- TASK ITEM -
Reproduce verbatim the line where "Calculate the linear" occurs, along with all following lines down to the last line of the data.

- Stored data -
■ ■ ■ ■ ■

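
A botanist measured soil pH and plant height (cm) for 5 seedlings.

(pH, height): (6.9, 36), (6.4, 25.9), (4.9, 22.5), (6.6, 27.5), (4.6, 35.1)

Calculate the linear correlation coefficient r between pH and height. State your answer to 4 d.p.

0.1211

n = 5, Σx = 29.4, Σy = 147, Σx² = 177.3, Σy² = 4461.32, Σxy = 867.37
nΣxy − ΣxΣy = 4336.85 − 4321.8 = 15.05
nΣx² − (Σx)² = 886.5 − 864.36 = 22.14; nΣy² − (Σy)² = 22306.6 − 21609 = 697.6
r = 15.05 / √(22.14 × 697.6) = 15.05 / 124.2774 ≈ 0.1211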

■ ■ ■ ■ ■

- RESPONSE TO THE TASK -
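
Calculate the linear correlation coefficient r between pH and height. State your answer to 4 d.p.

0.1211

n = 5, Σx = 29.4, Σy = 147, Σx² = 177.3, Σy² = 4461.32, Σxy = 867.37
nΣxy − ΣxΣy = 4336.85 − 4321.8 = 15.05
nΣx² − (Σx)² = 886.5 − 864.36 = 22.14; nΣy² − (Σy)² = 22306.6 − 21609 = 697.6
r = 15.05 / √(22.14 × 697.6) = 15.05 / 124.2774 ≈ 0.1211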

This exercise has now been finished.